REQUIRED ACTION
Please work out the number of lines in the following material that include "rotate", and reply with only that number.

SUPPLIED RECORDS
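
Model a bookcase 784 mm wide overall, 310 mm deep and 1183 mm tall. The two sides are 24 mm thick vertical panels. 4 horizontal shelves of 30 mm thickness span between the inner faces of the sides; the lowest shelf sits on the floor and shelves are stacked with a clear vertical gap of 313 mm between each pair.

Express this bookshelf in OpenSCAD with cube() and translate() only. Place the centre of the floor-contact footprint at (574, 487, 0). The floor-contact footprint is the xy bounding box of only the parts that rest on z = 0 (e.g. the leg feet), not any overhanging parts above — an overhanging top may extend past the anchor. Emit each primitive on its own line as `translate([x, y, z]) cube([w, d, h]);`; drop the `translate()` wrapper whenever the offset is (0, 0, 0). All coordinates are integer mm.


translate([182, 332, 0]) cube([24, 310, 1183]);
translate([942, 332, 0]) cube([24, 310, 1183]);
translate([206, 332, 0]) cube([736, 310, 30]);
translate([206, 332, 343]) cube([736, 310, 30]);
translate([206, 332, 686]) cube([736, 310, 30]);
translate([206, 332, 1029]) cube([736, 310, 30]);


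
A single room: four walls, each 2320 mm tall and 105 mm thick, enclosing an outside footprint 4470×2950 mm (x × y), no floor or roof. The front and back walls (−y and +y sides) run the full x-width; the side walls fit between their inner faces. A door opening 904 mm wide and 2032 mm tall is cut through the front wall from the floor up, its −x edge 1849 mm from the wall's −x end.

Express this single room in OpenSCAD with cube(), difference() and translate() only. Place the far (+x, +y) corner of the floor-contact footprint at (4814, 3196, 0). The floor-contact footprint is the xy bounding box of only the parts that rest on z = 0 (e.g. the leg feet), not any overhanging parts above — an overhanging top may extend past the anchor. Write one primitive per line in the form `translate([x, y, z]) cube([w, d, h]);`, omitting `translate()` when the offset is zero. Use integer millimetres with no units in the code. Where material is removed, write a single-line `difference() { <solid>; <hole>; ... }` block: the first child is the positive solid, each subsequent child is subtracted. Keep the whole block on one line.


difference() { translate([344, 246, 0]) cube([4470, 105, 2320]); translate([2193, 246, 0]) cube([904, 105, 2032]); }
translate([344, 3091, 0]) cube([4470, 105, 2320]);
translate([344, 351, 0]) cube([105, 2740, 2320]);
translate([4709, 351, 0]) cube([105, 2740, 2320]);


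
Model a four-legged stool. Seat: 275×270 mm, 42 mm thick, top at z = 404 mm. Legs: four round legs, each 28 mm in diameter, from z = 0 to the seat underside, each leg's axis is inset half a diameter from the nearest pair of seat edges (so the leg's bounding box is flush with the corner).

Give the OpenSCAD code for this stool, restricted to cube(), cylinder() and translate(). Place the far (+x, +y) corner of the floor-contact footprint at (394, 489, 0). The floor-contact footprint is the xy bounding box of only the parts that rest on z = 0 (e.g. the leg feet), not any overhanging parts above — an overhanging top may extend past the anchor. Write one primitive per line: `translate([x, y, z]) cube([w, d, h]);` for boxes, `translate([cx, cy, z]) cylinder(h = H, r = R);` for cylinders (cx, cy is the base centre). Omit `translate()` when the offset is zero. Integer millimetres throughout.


translate([119, 219, 362]) cube([275, 270, 42]);
translate([133, 233, 0]) cylinder(h = 362, r = 14);
translate([380, 233, 0]) cylinder(h = 362, r = 14);
translate([133, 475, 0]) cylinder(h = 362, r = 14);
translate([380, 475, 0]) cylinder(h = 362, r = 14);


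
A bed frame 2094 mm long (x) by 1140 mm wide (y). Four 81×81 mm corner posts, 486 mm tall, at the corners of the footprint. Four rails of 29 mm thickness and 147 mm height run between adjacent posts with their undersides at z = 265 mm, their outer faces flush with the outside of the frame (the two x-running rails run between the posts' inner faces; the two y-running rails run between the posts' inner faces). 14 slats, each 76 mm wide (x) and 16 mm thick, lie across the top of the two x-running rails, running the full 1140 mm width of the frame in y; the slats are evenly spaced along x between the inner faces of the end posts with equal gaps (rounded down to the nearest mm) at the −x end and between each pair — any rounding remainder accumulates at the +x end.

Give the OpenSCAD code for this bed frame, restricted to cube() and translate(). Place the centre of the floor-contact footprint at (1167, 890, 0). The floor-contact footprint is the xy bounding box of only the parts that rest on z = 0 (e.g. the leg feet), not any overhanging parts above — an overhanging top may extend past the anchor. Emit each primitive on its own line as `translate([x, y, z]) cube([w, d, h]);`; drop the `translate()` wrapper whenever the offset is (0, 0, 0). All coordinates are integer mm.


translate([120, 320, 0]) cube([81, 81, 486]);
translate([120, 1379, 0]) cube([81, 81, 486]);
translate([2133, 320, 0]) cube([81, 81, 486]);
translate([2133, 1379, 0]) cube([81, 81, 486]);
translate([201, 320, 265]) cube([1932, 29, 147]);
translate([201, 1431, 265]) cube([1932, 29, 147]);
translate([120, 401, 265]) cube([29, 978, 147]);
translate([2185, 401, 265]) cube([29, 978, 147]);
translate([258, 320, 412]) cube([76, 1140, 16]);
translate([391, 320, 412]) cube([76, 1140, 16]);
translate([524, 320, 412]) cube([76, 1140, 16]);
translate([657, 320, 412]) cube([76, 1140, 16]);
translate([790, 320, 412]) cube([76, 1140, 16]);
translate([923, 320, 412]) cube([76, 1140, 16]);
translate([1056, 320, 412]) cube([76, 1140, 16]);
translate([1189, 320, 412]) cube([76, 1140, 16]);
translate([1322, 320, 412]) cube([76, 1140, 16]);
translate([1455, 320, 412]) cube([76, 1140, 16]);
translate([1588, 320, 412]) cube([76, 1140, 16]);
translate([1721, 320, 412]) cube([76, 1140, 16]);
translate([1854, 320, 412]) cube([76, 1140, 16]);
translate([1987, 320, 412]) cube([76, 1140, 16]);


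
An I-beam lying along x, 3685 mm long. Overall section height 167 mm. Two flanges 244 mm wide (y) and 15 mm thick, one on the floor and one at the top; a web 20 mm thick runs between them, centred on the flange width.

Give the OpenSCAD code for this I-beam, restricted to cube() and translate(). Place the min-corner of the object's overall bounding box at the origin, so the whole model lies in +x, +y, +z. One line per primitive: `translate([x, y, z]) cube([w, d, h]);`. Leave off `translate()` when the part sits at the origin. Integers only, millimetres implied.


cube([3685, 244, 15]);
translate([0, 112, 15]) cube([3685, 20, 137]);
translate([0, 0, 152]) cube([3685, 244, 15]);


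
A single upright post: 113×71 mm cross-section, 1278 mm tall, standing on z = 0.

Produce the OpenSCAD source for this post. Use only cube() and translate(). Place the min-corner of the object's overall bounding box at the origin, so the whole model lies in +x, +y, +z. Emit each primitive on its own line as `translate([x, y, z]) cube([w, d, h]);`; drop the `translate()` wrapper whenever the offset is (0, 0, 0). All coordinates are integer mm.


cube([113, 71, 1278]);


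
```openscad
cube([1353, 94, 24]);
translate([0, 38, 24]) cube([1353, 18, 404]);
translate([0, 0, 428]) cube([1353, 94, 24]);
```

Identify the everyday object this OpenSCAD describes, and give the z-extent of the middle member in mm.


An I-beam. The web height is 404 mm.

Two wide flanges with a thin centred web — an I-beam. Overall 452 mm minus two 24 mm flanges gives a web of 452 − 2·24 = 404 mm.


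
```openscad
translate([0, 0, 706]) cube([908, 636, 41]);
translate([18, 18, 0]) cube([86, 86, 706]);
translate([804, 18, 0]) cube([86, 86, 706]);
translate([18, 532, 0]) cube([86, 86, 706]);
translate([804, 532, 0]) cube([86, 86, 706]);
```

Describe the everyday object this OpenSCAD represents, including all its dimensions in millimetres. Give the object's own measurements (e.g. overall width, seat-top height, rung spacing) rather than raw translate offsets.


A rectangular dining table. The top is 908×636×41 mm with its upper surface at z = 747 mm. It stands on four 86×86 mm square legs, each inset 18 mm from the nearest pair of top edges, running from the floor to the underside of the top.


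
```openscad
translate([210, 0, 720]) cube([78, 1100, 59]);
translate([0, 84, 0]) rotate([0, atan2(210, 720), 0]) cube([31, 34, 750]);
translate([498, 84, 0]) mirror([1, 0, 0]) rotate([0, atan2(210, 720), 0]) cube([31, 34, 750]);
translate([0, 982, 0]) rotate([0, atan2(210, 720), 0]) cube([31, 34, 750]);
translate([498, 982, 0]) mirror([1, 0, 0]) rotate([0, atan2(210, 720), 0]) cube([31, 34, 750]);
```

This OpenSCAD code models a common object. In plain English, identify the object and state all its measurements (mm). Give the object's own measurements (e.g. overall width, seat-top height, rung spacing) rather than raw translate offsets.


A sawhorse. A 78×1100×59 mm beam (x, y, z) sits on two A-frame leg pairs. Each pair is two raked legs of 31×34 mm section (34 mm along y) splaying symmetrically in x. Each leg rises 720 mm vertically over 210 mm of horizontal reach and is 750 mm long along its own axis. Every leg's outer bottom edge rests on the floor and its outer top edge meets a bottom edge of the beam — the left legs (tilting toward +x) meet the beam's −x bottom edge, the right legs (their mirror images, tilting toward −x) meet its +x bottom edge — so the leg tops tuck under the beam, the beam's underside is 720 mm above the floor, and the feet are 498 mm apart outside-to-outside with the beam centred between them. The two leg pairs are set in 84 mm from either end of the beam.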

WRITTEN SOLUTION
4